Collected data entries:

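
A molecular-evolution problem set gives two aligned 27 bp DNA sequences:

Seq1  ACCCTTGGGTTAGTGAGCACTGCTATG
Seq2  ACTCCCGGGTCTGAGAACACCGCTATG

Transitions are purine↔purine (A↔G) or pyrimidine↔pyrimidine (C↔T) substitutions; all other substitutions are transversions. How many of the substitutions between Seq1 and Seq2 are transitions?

Differing sites — 3:C/T (Ti); 5:T/C (Ti); 6:T/C (Ti); 11:T/C (Ti); 12:A/T (Tv); 14:T/A (Tv); 17:G/A (Ti); 21:T/C (Ti).
Of the 8 differences, 6 transitions and 2 transversions, so the answer is 6.

6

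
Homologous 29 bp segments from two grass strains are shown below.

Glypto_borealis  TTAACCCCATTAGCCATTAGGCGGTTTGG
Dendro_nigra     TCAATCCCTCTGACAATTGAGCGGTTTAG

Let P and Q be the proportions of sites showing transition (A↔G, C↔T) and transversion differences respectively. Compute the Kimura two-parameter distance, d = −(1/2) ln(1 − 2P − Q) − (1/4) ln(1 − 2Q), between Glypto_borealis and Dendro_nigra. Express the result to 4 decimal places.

0.5218

Mismatches occur at site 2 (T/C, transition), site 5 (C/T, transition), site 9 (A/T, transversion), site 10 (T/C, transition), site 12 (A/G, transition), site 13 (G/A, transition), site 15 (C/A, transversion), site 19 (A/G, transition), site 20 (G/A, transition), site 28 (G/A, transition).
Of the 10 differences, 8 transitions and 2 transversions over 29 sites: P = 8/29 = 0.275862, Q = 2/29 = 0.068966.
d = −0.5·ln(0.379310) − 0.25·ln(0.862068) = −0.5·(-0.969401) − 0.25·(-0.148421) = 0.5218.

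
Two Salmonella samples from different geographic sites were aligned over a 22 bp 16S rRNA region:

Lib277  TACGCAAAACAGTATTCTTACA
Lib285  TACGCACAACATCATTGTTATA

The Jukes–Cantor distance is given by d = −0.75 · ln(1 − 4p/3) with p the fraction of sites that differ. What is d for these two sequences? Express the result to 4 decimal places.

Differing sites — 7:A/C; 12:G/T; 13:T/C; 17:C/G; 21:C/T.
p = 5/22 = 0.227273.
d = −0.75 · ln(1 − (4/3)·0.227273) = −0.75 · ln(0.696969) = −0.75 · (-0.361014) = 0.2708.

0.2708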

● About this task
Every entry is to be restated word for word, with nothing dropped.

● Solution to this problem
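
A molecular-evolution problem set gives two aligned 27 bp DNA sequences:

Seq1  ACCCTTGGGTTAGTGAGCACTGCTATG
Seq2  ACTCCCGGGTCTGAGAACACCGCTATG

Transitions are purine↔purine (A↔G) or pyrimidine↔pyrimidine (C↔T) substitutions; all other substitutions are transversions. How many of the substitutions between Seq1 and Seq2 are transitions?

Differing sites — 3:C/T (Ti); 5:T/C (Ti); 6:T/C (Ti); 11:T/C (Ti); 12:A/T (Tv); 14:T/A (Tv); 17:G/A (Ti); 21:T/C (Ti).
Of the 8 differences, 6 transitions and 2 transversions, so the answer is 6.

6

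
Homologous 29 bp segments from two grass strains are shown below.

Glypto_borealis  TTAACCCCATTAGCCATTAGGCGGTTTGG
Dendro_nigra     TCAATCCCTCTGACAATTGAGCGGTTTAG

Let P and Q be the proportions of sites showing transition (A↔G, C↔T) and transversion differences respectively. Compute the Kimura two-parameter distance, d = −(1/2) ln(1 − 2P − Q) − (1/4) ln(1 − 2Q), between Glypto_borealis and Dendro_nigra. Express the result to 4 decimal places.

0.5218

Mismatches occur at site 2 (T/C, transition), site 5 (C/T, transition), site 9 (A/T, transversion), site 10 (T/C, transition), site 12 (A/G, transition), site 13 (G/A, transition), site 15 (C/A, transversion), site 19 (A/G, transition), site 20 (G/A, transition), site 28 (G/A, transition).
Of the 10 differences, 8 transitions and 2 transversions over 29 sites: P = 8/29 = 0.275862, Q = 2/29 = 0.068966.
d = −0.5·ln(0.379310) − 0.25·ln(0.862068) = −0.5·(-0.969401) − 0.25·(-0.148421) = 0.5218.

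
Two Salmonella samples from different geographic sites were aligned over a 22 bp 16S rRNA region:

Lib277  TACGCAAAACAGTATTCTTACA
Lib285  TACGCACAACATCATTGTTATA

The Jukes–Cantor distance is given by d = −0.75 · ln(1 − 4p/3) with p the fraction of sites that differ. What is d for these two sequences? Express the result to 4 decimal places.

Differing sites — 7:A/C; 12:G/T; 13:T/C; 17:C/G; 21:C/T.
p = 5/22 = 0.227273.
d = −0.75 · ln(1 − (4/3)·0.227273) = −0.75 · ln(0.696969) = −0.75 · (-0.361014) = 0.2708.

0.2708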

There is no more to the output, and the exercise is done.